= Beginning of Section =
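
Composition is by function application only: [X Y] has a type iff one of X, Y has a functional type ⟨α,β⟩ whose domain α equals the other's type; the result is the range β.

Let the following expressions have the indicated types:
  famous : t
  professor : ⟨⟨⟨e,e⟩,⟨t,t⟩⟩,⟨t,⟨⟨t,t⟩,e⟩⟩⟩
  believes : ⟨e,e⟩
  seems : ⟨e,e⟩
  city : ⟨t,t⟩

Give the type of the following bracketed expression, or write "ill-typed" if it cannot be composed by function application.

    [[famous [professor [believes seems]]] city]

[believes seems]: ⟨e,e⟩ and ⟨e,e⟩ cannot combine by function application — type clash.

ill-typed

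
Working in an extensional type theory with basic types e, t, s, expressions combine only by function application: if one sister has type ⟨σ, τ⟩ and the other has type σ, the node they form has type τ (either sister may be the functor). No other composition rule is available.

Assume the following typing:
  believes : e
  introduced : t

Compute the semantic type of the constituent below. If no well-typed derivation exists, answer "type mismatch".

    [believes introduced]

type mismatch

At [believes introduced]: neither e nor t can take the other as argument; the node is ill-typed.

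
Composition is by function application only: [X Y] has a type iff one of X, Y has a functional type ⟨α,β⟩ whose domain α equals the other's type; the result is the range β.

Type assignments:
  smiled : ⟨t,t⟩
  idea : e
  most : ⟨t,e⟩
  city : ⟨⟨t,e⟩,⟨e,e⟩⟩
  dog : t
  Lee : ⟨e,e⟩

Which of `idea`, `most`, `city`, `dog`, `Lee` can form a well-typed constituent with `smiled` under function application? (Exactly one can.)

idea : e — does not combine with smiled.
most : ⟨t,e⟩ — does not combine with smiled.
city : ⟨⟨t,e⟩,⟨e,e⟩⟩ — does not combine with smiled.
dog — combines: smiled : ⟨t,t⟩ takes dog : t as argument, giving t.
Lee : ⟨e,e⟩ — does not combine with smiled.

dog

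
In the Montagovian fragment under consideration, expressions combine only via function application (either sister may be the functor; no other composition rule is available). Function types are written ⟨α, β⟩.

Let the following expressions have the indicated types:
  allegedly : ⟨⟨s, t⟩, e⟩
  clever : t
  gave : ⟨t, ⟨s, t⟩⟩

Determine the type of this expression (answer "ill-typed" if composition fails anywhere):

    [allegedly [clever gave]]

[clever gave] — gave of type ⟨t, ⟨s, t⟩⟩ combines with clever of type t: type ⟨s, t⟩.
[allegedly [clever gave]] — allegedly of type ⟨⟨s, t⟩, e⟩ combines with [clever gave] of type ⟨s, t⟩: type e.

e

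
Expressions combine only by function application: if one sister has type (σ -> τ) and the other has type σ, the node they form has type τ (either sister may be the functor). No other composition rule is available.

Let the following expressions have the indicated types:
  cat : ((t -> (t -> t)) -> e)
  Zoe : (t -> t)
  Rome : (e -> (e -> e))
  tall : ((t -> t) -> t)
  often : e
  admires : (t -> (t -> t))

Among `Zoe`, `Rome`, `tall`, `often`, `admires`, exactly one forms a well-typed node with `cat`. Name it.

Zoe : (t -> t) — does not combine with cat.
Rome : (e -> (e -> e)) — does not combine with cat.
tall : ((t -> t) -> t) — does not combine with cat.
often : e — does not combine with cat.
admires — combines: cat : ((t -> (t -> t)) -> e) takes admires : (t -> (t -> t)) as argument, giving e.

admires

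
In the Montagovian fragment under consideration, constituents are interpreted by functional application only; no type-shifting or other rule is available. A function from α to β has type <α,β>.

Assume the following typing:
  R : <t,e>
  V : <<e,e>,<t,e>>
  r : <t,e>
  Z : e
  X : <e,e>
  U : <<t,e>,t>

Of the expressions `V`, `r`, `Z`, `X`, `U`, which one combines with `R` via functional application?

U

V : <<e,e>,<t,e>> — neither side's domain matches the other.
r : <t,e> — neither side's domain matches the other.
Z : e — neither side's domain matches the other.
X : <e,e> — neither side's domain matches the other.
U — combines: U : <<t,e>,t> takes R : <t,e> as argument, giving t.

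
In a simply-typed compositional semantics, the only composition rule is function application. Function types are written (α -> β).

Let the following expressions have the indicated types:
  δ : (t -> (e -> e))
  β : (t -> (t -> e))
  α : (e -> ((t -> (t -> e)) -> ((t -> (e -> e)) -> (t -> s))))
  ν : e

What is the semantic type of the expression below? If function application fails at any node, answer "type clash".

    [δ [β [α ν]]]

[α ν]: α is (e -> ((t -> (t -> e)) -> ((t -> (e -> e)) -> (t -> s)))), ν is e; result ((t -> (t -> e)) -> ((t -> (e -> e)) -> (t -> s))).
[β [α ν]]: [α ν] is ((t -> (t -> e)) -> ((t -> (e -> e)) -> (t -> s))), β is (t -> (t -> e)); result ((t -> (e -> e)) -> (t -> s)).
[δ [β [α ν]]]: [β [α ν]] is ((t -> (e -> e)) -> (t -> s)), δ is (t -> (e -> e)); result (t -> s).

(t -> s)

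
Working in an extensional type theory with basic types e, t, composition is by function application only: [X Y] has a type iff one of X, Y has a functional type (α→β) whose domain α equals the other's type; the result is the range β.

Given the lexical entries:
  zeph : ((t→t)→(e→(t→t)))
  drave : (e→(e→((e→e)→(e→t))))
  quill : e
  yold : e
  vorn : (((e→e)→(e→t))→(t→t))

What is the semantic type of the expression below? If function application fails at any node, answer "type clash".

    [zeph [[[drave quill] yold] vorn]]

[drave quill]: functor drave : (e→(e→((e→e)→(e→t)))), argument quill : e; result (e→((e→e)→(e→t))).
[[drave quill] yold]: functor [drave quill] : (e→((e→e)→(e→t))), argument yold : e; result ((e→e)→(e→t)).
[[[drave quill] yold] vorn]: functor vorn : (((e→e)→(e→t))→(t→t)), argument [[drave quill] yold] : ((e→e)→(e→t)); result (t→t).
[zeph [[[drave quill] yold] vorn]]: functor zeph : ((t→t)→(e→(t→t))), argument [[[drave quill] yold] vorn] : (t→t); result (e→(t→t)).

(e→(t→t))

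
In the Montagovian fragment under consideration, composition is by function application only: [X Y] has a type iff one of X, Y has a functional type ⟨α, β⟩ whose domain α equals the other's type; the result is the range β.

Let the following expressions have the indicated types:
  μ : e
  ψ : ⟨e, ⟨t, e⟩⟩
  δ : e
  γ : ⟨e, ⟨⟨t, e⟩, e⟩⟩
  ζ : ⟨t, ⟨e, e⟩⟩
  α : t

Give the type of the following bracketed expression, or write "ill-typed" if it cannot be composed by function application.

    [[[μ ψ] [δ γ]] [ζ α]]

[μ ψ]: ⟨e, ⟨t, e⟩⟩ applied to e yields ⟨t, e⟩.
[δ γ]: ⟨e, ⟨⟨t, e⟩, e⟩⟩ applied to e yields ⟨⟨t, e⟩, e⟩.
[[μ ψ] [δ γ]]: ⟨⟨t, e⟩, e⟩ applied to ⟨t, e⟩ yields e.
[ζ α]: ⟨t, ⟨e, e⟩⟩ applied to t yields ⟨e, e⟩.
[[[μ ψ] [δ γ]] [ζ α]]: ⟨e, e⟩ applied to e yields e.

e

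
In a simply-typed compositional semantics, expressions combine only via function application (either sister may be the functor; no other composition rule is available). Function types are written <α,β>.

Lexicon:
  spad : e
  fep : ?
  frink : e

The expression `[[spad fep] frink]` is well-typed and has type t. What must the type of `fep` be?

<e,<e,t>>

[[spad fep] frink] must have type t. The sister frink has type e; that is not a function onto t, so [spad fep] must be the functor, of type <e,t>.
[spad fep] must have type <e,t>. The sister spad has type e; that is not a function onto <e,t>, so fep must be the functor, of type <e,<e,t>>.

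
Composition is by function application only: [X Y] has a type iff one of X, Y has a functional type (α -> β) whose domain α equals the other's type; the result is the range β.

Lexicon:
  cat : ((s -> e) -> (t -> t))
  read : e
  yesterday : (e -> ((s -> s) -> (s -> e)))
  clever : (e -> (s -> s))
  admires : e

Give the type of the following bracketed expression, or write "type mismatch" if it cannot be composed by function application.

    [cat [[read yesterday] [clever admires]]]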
= End of Section =
* Task statement
How many lines above include the word "yesterday"? Answer with the number alone.

* Exercise answer
2